* _Exercise_
The response should contain only those lines of the entries below that include the string "given".
★ ★ ★ ★ ★ ★ ★
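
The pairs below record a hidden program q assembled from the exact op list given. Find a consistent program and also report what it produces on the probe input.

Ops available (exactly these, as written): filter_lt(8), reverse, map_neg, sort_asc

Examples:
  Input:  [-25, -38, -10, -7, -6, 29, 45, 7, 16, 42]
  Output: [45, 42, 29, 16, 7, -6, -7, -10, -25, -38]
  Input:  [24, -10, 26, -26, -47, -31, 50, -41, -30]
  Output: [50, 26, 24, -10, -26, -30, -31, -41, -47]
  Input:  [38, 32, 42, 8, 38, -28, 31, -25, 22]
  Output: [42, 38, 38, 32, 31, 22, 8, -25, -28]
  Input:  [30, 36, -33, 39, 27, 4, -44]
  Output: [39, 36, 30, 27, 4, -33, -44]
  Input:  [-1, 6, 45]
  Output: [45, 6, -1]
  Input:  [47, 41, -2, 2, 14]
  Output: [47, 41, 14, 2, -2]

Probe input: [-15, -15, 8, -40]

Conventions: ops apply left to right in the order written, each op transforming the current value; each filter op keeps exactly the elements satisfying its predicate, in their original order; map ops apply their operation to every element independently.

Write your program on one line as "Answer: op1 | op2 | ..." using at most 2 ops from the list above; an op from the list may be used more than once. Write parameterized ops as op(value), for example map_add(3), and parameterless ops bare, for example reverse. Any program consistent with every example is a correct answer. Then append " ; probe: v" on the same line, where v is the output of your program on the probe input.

sort_asc | reverse ; probe: [8, -15, -15, -40]

Check, running the answer program on each example:
  [-25, -38, -10, -7, -6, 29, 45, 7, 16, 42] -> [-38, -25, -10, -7, -6, 7, 16, 29, 42, 45] -> [45, 42, 29, 16, 7, -6, -7, -10, -25, -38]
  [24, -10, 26, -26, -47, -31, 50, -41, -30] -> [-47, -41, -31, -30, -26, -10, 24, 26, 50] -> [50, 26, 24, -10, -26, -30, -31, -41, -47]
  [38, 32, 42, 8, 38, -28, 31, -25, 22] -> [-28, -25, 8, 22, 31, 32, 38, 38, 42] -> [42, 38, 38, 32, 31, 22, 8, -25, -28]
  [30, 36, -33, 39, 27, 4, -44] -> [-44, -33, 4, 27, 30, 36, 39] -> [39, 36, 30, 27, 4, -33, -44]
  [-1, 6, 45] -> [-1, 6, 45] -> [45, 6, -1]
  [47, 41, -2, 2, 14] -> [-2, 2, 14, 41, 47] -> [47, 41, 14, 2, -2]
  probe: [-15, -15, 8, -40] -> [-40, -15, -15, 8] -> [8, -15, -15, -40]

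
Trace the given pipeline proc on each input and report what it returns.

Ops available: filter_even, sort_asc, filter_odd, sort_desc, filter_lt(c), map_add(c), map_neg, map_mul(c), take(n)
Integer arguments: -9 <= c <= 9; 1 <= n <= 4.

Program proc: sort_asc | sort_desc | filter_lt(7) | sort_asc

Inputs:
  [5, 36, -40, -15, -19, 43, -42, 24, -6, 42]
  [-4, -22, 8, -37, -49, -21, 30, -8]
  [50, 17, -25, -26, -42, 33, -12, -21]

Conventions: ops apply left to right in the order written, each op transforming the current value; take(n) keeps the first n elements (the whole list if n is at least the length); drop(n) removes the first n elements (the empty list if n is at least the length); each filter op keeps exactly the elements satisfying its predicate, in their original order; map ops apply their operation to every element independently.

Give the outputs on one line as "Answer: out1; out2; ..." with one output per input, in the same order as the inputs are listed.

Execution, op by op:
  [5, 36, -40, -15, -19, 43, -42, 24, -6, 42] -> [-42, -40, -19, -15, -6, 5, 24, 36, 42, 43] -> [43, 42, 36, 24, 5, -6, -15, -19, -40, -42] -> [5, -6, -15, -19, -40, -42] -> [-42, -40, -19, -15, -6, 5]
  [-4, -22, 8, -37, -49, -21, 30, -8] -> [-49, -37, -22, -21, -8, -4, 8, 30] -> [30, 8, -4, -8, -21, -22, -37, -49] -> [-4, -8, -21, -22, -37, -49] -> [-49, -37, -22, -21, -8, -4]
  [50, 17, -25, -26, -42, 33, -12, -21] -> [-42, -26, -25, -21, -12, 17, 33, 50] -> [50, 33, 17, -12, -21, -25, -26, -42] -> [-12, -21, -25, -26, -42] -> [-42, -26, -25, -21, -12]

[-42, -40, -19, -15, -6, 5]; [-49, -37, -22, -21, -8, -4]; [-42, -26, -25, -21, -12]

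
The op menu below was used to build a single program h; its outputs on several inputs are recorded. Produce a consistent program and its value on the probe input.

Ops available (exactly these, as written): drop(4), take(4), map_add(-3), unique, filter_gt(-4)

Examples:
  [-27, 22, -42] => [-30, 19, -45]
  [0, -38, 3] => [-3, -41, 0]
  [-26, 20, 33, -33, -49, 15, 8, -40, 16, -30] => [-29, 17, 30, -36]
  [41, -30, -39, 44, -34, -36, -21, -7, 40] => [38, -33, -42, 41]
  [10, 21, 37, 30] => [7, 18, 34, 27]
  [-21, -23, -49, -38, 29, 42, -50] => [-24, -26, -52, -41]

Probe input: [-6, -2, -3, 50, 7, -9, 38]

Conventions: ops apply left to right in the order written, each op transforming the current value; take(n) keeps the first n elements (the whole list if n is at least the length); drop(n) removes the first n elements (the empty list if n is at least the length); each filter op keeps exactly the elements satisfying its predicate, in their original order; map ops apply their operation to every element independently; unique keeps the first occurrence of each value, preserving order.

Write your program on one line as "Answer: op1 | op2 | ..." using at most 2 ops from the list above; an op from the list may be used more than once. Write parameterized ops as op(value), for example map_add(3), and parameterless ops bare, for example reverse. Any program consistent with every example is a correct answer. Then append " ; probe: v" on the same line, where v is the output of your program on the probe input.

take(4) | map_add(-3) ; probe: [-9, -5, -6, 47]

Check, running the answer program on each example:
  [-27, 22, -42] -> [-27, 22, -42] -> [-30, 19, -45]
  [0, -38, 3] -> [0, -38, 3] -> [-3, -41, 0]
  [-26, 20, 33, -33, -49, 15, 8, -40, 16, -30] -> [-26, 20, 33, -33] -> [-29, 17, 30, -36]
  [41, -30, -39, 44, -34, -36, -21, -7, 40] -> [41, -30, -39, 44] -> [38, -33, -42, 41]
  [10, 21, 37, 30] -> [10, 21, 37, 30] -> [7, 18, 34, 27]
  [-21, -23, -49, -38, 29, 42, -50] -> [-21, -23, -49, -38] -> [-24, -26, -52, -41]
  probe: [-6, -2, -3, 50, 7, -9, 38] -> [-6, -2, -3, 50] -> [-9, -5, -6, 47]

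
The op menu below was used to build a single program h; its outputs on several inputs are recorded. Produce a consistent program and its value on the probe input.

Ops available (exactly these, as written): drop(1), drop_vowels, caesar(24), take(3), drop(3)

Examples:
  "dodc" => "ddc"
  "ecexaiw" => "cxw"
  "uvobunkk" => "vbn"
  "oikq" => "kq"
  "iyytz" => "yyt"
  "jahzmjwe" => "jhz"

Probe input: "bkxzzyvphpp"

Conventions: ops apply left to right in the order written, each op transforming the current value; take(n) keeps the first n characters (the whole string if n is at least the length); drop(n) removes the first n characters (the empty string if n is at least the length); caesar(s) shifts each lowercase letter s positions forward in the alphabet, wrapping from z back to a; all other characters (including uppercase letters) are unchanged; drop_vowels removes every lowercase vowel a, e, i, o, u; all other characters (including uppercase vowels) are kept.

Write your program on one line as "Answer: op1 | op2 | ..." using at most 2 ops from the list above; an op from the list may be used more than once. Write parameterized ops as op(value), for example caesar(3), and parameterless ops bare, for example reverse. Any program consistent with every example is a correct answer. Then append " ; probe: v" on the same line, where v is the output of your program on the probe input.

drop_vowels | take(3) ; probe: "bkx"

Check, running the answer program on each example:
  "dodc" -> "ddc" -> "ddc"
  "ecexaiw" -> "cxw" -> "cxw"
  "uvobunkk" -> "vbnkk" -> "vbn"
  "oikq" -> "kq" -> "kq"
  "iyytz" -> "yytz" -> "yyt"
  "jahzmjwe" -> "jhzmjw" -> "jhz"
  probe: "bkxzzyvphpp" -> "bkxzzyvphpp" -> "bkx"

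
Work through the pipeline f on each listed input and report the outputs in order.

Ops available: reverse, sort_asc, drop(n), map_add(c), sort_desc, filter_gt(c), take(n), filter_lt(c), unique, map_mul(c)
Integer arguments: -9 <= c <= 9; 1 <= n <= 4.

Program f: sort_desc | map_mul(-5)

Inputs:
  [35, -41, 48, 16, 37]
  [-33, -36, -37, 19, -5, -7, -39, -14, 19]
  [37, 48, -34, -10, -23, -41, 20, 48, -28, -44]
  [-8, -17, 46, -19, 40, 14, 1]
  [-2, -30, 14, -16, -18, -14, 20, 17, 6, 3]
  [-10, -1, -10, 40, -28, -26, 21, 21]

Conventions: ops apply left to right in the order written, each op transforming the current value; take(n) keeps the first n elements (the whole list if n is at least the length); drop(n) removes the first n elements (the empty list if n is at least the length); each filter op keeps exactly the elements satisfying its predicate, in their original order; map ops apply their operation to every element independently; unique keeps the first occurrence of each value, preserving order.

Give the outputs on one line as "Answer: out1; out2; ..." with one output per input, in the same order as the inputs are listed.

Execution, op by op:
  [35, -41, 48, 16, 37] -> [48, 37, 35, 16, -41] -> [-240, -185, -175, -80, 205]
  [-33, -36, -37, 19, -5, -7, -39, -14, 19] -> [19, 19, -5, -7, -14, -33, -36, -37, -39] -> [-95, -95, 25, 35, 70, 165, 180, 185, 195]
  [37, 48, -34, -10, -23, -41, 20, 48, -28, -44] -> [48, 48, 37, 20, -10, -23, -28, -34, -41, -44] -> [-240, -240, -185, -100, 50, 115, 140, 170, 205, 220]
  [-8, -17, 46, -19, 40, 14, 1] -> [46, 40, 14, 1, -8, -17, -19] -> [-230, -200, -70, -5, 40, 85, 95]
  [-2, -30, 14, -16, -18, -14, 20, 17, 6, 3] -> [20, 17, 14, 6, 3, -2, -14, -16, -18, -30] -> [-100, -85, -70, -30, -15, 10, 70, 80, 90, 150]
  [-10, -1, -10, 40, -28, -26, 21, 21] -> [40, 21, 21, -1, -10, -10, -26, -28] -> [-200, -105, -105, 5, 50, 50, 130, 140]

[-240, -185, -175, -80, 205]; [-95, -95, 25, 35, 70, 165, 180, 185, 195]; [-240, -240, -185, -100, 50, 115, 140, 170, 205, 220]; [-230, -200, -70, -5, 40, 85, 95]; [-100, -85, -70, -30, -15, 10, 70, 80, 90, 150]; [-200, -105, -105, 5, 50, 50, 130, 140]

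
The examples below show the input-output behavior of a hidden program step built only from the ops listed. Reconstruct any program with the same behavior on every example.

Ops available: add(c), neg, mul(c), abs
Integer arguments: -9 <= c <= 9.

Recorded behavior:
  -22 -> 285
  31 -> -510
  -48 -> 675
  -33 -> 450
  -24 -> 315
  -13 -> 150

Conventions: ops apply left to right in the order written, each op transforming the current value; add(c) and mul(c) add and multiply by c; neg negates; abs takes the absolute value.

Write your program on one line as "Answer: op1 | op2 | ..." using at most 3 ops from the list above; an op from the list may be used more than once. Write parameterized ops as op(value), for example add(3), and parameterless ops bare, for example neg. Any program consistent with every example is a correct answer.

add(3) | mul(-3) | mul(5)

Check, running the answer program on each example:
  -22 -> -19 -> 57 -> 285
  31 -> 34 -> -102 -> -510
  -48 -> -45 -> 135 -> 675
  -33 -> -30 -> 90 -> 450
  -24 -> -21 -> 63 -> 315
  -13 -> -10 -> 30 -> 150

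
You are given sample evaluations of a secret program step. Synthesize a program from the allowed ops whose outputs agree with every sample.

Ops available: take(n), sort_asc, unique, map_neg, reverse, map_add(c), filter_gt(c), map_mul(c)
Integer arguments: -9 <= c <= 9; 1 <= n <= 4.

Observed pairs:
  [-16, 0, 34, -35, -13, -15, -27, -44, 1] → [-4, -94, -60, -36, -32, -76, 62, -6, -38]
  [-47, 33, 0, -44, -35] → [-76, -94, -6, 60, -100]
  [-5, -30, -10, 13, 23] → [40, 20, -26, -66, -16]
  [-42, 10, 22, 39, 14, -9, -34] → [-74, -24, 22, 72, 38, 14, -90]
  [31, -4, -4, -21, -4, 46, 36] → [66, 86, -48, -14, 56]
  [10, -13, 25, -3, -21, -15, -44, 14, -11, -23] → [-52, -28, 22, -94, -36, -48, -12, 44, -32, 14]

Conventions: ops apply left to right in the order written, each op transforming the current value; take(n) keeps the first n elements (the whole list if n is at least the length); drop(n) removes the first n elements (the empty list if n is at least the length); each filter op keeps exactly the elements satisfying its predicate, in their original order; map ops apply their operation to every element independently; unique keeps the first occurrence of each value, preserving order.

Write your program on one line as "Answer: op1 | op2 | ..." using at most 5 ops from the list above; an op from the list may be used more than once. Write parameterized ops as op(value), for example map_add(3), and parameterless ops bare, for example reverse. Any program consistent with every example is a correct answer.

unique | map_mul(2) | map_add(-6) | reverse

Check, running the answer program on each example:
  [-16, 0, 34, -35, -13, -15, -27, -44, 1] -> [-16, 0, 34, -35, -13, -15, -27, -44, 1] -> [-32, 0, 68, -70, -26, -30, -54, -88, 2] -> [-38, -6, 62, -76, -32, -36, -60, -94, -4] -> [-4, -94, -60, -36, -32, -76, 62, -6, -38]
  [-47, 33, 0, -44, -35] -> [-47, 33, 0, -44, -35] -> [-94, 66, 0, -88, -70] -> [-100, 60, -6, -94, -76] -> [-76, -94, -6, 60, -100]
  [-5, -30, -10, 13, 23] -> [-5, -30, -10, 13, 23] -> [-10, -60, -20, 26, 46] -> [-16, -66, -26, 20, 40] -> [40, 20, -26, -66, -16]
  [-42, 10, 22, 39, 14, -9, -34] -> [-42, 10, 22, 39, 14, -9, -34] -> [-84, 20, 44, 78, 28, -18, -68] -> [-90, 14, 38, 72, 22, -24, -74] -> [-74, -24, 22, 72, 38, 14, -90]
  [31, -4, -4, -21, -4, 46, 36] -> [31, -4, -21, 46, 36] -> [62, -8, -42, 92, 72] -> [56, -14, -48, 86, 66] -> [66, 86, -48, -14, 56]
  [10, -13, 25, -3, -21, -15, -44, 14, -11, -23] -> [10, -13, 25, -3, -21, -15, -44, 14, -11, -23] -> [20, -26, 50, -6, -42, -30, -88, 28, -22, -46] -> [14, -32, 44, -12, -48, -36, -94, 22, -28, -52] -> [-52, -28, 22, -94, -36, -48, -12, 44, -32, 14]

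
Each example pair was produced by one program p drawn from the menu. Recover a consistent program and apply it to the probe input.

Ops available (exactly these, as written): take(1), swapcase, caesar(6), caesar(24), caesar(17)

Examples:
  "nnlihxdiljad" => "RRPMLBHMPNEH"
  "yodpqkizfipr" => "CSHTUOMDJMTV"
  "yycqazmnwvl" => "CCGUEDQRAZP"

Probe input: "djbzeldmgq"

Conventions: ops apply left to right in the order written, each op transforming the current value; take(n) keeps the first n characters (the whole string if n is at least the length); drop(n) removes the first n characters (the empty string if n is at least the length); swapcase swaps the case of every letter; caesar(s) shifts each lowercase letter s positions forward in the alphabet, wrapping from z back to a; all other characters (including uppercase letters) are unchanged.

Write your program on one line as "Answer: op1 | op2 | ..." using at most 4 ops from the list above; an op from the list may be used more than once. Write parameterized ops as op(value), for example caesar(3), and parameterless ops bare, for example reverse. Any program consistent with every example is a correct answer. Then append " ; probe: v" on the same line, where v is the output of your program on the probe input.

caesar(24) | caesar(6) | swapcase ; probe: "HNFDIPHQKU"

Check, running the answer program on each example:
  "nnlihxdiljad" -> "lljgfvbgjhyb" -> "rrpmlbhmpneh" -> "RRPMLBHMPNEH"
  "yodpqkizfipr" -> "wmbnoigxdgnp" -> "cshtuomdjmtv" -> "CSHTUOMDJMTV"
  "yycqazmnwvl" -> "wwaoyxklutj" -> "ccguedqrazp" -> "CCGUEDQRAZP"
  probe: "djbzeldmgq" -> "bhzxcjbkeo" -> "hnfdiphqku" -> "HNFDIPHQKU"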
★ ★ ★ ★ ★ ★ ★
* _Task answer_
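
The pairs below record a hidden program q assembled from the exact op list given. Find a consistent program and also report what it produces on the probe input.
Trace the given pipeline proc on each input and report what it returns.
You are given sample evaluations of a secret program step. Synthesize a program from the allowed ops whose outputs agree with every sample.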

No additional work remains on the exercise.